Required work:
Copy out all of the material. Every line must match the original.

Provided records:
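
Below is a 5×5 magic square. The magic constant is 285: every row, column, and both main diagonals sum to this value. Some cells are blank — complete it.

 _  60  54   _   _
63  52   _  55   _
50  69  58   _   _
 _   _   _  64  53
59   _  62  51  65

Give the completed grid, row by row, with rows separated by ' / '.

46 60 54 68 57 / 63 52 66 55 49 / 50 69 58 47 61 / 67 56 45 64 53 / 59 48 62 51 65

Row 5: 59 + 62 + 51 + 65 + ? = 285, so (5,2) = 48.
From column 2, 285 − (60 + 52 + 69 + 48) gives (4,2) = 56.
Main diagonal must total 285; the given cells sum to 239, so (1,1) = 46.
Anti-diagonal must total 285; the given cells sum to 228, so (1,5) = 57.
From row 1, 285 − (46 + 60 + 54 + 57) gives (1,4) = 68.
Column 1 needs 285; the known cells sum to 218, so (4,1) = 67.
The remaining cell in column 4 is (3,4) = 285 − 238 = 47.
Row 3: 50 + 69 + 58 + 47 + ? = 285, so (3,5) = 61.
Row 4 needs 285; the known cells sum to 240, so (4,3) = 45.
Column 3 must total 285; the given cells sum to 219, so (2,3) = 66.
Column 5 needs 285; the known cells sum to 236, so (2,5) = 49.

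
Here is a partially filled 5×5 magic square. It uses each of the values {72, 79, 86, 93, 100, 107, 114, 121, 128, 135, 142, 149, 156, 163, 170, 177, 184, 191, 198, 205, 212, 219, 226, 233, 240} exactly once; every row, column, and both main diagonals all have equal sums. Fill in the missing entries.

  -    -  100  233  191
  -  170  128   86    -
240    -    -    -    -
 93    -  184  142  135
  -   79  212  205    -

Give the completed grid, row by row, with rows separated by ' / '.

The 25 entries sum to 3900, so each line sums to 3900/5 = 780.
Row 4: 93 + 184 + 142 + 135 + ? = 780, so (4,2) = 226.
Column 3 needs 780; the known cells sum to 624, so (3,3) = 156.
Column 4: 233 + 86 + 142 + 205 + ? = 780, so (3,4) = 114.
From anti-diagonal, 780 − (191 + 86 + 156 + 226) gives (5,1) = 121.
Using row 5: 121 + 79 + 212 + 205 + ? → (5,5) = 780 − 617 = 163.
From main diagonal, 780 − (170 + 156 + 142 + 163) gives (1,1) = 149.
Row 1 needs 780; the known cells sum to 673, so (1,2) = 107.
Column 1: 149 + 240 + 93 + 121 + ? = 780, so (2,1) = 177.
Using column 2: 107 + 170 + 226 + 79 + ? → (3,2) = 780 − 582 = 198.
Using row 2: 177 + 170 + 128 + 86 + ? → (2,5) = 780 − 561 = 219.
Row 3 needs 780; the known cells sum to 708, so (3,5) = 72.

149 107 100 233 191 / 177 170 128 86 219 / 240 198 156 114 72 / 93 226 184 142 135 / 121 79 212 205 163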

Your solution:
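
Below is a 5×5 magic square. The magic constant is 285: every row, column, and both main diagonals sum to this value. Some cells are blank — complete it.

 _  60  54   _   _
63  52   _  55   _
50  69  58   _   _
 _   _   _  64  53
59   _  62  51  65

Give the completed grid, row by row, with rows separated by ' / '.

46 60 54 68 57 / 63 52 66 55 49 / 50 69 58 47 61 / 67 56 45 64 53 / 59 48 62 51 65

Row 5: 59 + 62 + 51 + 65 + ? = 285, so (5,2) = 48.
From column 2, 285 − (60 + 52 + 69 + 48) gives (4,2) = 56.
Main diagonal must total 285; the given cells sum to 239, so (1,1) = 46.
Anti-diagonal must total 285; the given cells sum to 228, so (1,5) = 57.
From row 1, 285 − (46 + 60 + 54 + 57) gives (1,4) = 68.
Column 1 needs 285; the known cells sum to 218, so (4,1) = 67.
The remaining cell in column 4 is (3,4) = 285 − 238 = 47.
Row 3: 50 + 69 + 58 + 47 + ? = 285, so (3,5) = 61.
Row 4 needs 285; the known cells sum to 240, so (4,3) = 45.
Column 3 must total 285; the given cells sum to 219, so (2,3) = 66.
Column 5 needs 285; the known cells sum to 236, so (2,5) = 49.

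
Here is a partially filled 5×5 magic square. It uses each of the values {72, 79, 86, 93, 100, 107, 114, 121, 128, 135, 142, 149, 156, 163, 170, 177, 184, 191, 198, 205, 212, 219, 226, 233, 240} exactly once; every row, column, and both main diagonals all have equal sums. Fill in the missing entries.

  -    -  100  233  191
  -  170  128   86    -
240    -    -    -    -
 93    -  184  142  135
  -   79  212  205    -

Give the completed grid, row by row, with rows separated by ' / '.

The 25 entries sum to 3900, so each line sums to 3900/5 = 780.
Row 4: 93 + 184 + 142 + 135 + ? = 780, so (4,2) = 226.
Column 3 needs 780; the known cells sum to 624, so (3,3) = 156.
Column 4: 233 + 86 + 142 + 205 + ? = 780, so (3,4) = 114.
From anti-diagonal, 780 − (191 + 86 + 156 + 226) gives (5,1) = 121.
Using row 5: 121 + 79 + 212 + 205 + ? → (5,5) = 780 − 617 = 163.
From main diagonal, 780 − (170 + 156 + 142 + 163) gives (1,1) = 149.
Row 1 needs 780; the known cells sum to 673, so (1,2) = 107.
Column 1: 149 + 240 + 93 + 121 + ? = 780, so (2,1) = 177.
Using column 2: 107 + 170 + 226 + 79 + ? → (3,2) = 780 − 582 = 198.
Using row 2: 177 + 170 + 128 + 86 + ? → (2,5) = 780 − 561 = 219.
Row 3 needs 780; the known cells sum to 708, so (3,5) = 72.

149 107 100 233 191 / 177 170 128 86 219 / 240 198 156 114 72 / 93 226 184 142 135 / 121 79 212 205 163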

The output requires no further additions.